(Beginning of INPUT MATERIAL)
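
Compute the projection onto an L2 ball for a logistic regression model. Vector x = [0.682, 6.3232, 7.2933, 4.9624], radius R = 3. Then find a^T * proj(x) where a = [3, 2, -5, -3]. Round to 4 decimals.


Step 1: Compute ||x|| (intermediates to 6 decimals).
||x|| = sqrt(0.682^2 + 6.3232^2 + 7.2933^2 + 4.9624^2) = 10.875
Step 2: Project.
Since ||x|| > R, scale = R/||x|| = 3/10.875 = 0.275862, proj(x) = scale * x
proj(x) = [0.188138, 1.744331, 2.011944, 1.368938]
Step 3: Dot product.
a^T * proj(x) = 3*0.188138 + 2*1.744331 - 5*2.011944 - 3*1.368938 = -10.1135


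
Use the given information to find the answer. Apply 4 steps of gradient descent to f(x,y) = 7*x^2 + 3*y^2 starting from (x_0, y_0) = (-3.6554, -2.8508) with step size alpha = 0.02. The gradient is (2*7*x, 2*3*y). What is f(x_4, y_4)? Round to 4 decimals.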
(End of INPUT MATERIAL)
(Beginning of INPUT MATERIAL)
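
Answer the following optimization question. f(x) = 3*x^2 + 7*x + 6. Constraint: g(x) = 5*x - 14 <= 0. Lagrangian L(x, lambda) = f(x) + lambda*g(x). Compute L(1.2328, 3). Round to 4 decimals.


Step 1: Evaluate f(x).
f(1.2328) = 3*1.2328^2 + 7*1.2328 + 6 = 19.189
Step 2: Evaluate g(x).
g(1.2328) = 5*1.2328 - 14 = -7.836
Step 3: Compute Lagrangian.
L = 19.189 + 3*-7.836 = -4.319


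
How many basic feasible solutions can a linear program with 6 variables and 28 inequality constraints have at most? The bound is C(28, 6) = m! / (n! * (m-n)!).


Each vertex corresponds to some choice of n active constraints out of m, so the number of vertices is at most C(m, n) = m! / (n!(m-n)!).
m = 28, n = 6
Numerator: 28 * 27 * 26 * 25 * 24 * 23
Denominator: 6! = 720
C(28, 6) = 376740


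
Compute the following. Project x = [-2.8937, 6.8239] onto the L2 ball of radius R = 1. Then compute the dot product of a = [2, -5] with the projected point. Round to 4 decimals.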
(End of INPUT MATERIAL)
(Beginning of INPUT MATERIAL)
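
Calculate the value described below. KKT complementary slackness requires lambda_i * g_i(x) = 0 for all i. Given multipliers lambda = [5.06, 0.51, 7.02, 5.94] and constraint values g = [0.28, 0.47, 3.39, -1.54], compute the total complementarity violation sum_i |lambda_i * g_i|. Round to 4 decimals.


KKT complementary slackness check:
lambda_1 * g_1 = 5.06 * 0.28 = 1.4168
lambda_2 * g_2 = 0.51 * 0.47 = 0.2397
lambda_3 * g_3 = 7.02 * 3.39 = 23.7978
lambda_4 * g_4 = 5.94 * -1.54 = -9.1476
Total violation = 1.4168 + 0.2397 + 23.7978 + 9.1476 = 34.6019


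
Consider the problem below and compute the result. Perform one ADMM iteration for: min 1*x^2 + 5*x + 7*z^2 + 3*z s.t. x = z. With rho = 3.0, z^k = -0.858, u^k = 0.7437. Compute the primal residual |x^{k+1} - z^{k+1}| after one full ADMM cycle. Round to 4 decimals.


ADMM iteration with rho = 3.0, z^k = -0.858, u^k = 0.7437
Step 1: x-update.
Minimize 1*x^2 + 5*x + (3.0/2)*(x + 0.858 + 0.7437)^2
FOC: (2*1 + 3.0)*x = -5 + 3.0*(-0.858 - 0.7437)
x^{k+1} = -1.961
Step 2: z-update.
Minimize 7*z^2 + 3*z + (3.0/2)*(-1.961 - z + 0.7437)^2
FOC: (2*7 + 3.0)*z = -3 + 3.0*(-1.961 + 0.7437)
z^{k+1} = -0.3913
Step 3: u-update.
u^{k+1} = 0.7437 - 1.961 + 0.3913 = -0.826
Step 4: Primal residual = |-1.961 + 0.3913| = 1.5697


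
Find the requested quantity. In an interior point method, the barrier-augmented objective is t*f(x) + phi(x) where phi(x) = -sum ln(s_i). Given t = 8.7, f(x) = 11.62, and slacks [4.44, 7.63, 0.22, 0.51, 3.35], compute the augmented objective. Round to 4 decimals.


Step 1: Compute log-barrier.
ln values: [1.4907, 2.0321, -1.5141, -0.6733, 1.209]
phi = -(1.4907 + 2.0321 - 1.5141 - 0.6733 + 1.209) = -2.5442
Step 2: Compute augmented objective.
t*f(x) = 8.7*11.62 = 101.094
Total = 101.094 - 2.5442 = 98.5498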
(End of INPUT MATERIAL)
EXERCISE DETAILS: The answer is the run of lines above from the line containing "Compute the projection" through the line containing "Use the given", copied exactly and alone.

ANSWER TO THE EXERCISE:
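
Compute the projection onto an L2 ball for a logistic regression model. Vector x = [0.682, 6.3232, 7.2933, 4.9624], radius R = 3. Then find a^T * proj(x) where a = [3, 2, -5, -3]. Round to 4 decimals.


Step 1: Compute ||x|| (intermediates to 6 decimals).
||x|| = sqrt(0.682^2 + 6.3232^2 + 7.2933^2 + 4.9624^2) = 10.875
Step 2: Project.
Since ||x|| > R, scale = R/||x|| = 3/10.875 = 0.275862, proj(x) = scale * x
proj(x) = [0.188138, 1.744331, 2.011944, 1.368938]
Step 3: Dot product.
a^T * proj(x) = 3*0.188138 + 2*1.744331 - 5*2.011944 - 3*1.368938 = -10.1135


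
Use the given information to find the answer. Apply 4 steps of gradient descent to f(x,y) = 7*x^2 + 3*y^2 starting from (x_0, y_0) = (-3.6554, -2.8508) with step size alpha = 0.02. The gradient is (2*7*x, 2*3*y). What is f(x_4, y_4)? Round to 4 decimals.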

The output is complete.